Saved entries
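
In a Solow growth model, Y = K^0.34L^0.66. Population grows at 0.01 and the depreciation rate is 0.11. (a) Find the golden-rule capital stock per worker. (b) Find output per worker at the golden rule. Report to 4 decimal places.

(a) k_gold ≈ 4.8451; (b) y_gold ≈ 1.7100

Capital per worker breaks even when investment replaces (n + δ)·k; here n + δ = 0.12.
Setting f'(k) = n+δ gives 0.34·k^(0.34−1) = 0.12, hence k_gold = (0.34/0.12)^(1/0.66) ≈ 4.8451.
y_gold = 4.8451^0.34 ≈ 1.7100.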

EXERCISE
Every entry above should come back exactly as written.

ANSWER SPACE
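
In a Solow growth model, Y = K^0.34L^0.66. Population grows at 0.01 and the depreciation rate is 0.11. (a) Find the golden-rule capital stock per worker. (b) Find output per worker at the golden rule. Report to 4 decimal places.

(a) k_gold ≈ 4.8451; (b) y_gold ≈ 1.7100

Capital per worker breaks even when investment replaces (n + δ)·k; here n + δ = 0.12.
Setting f'(k) = n+δ gives 0.34·k^(0.34−1) = 0.12, hence k_gold = (0.34/0.12)^(1/0.66) ≈ 4.8451.
y_gold = 4.8451^0.34 ≈ 1.7100.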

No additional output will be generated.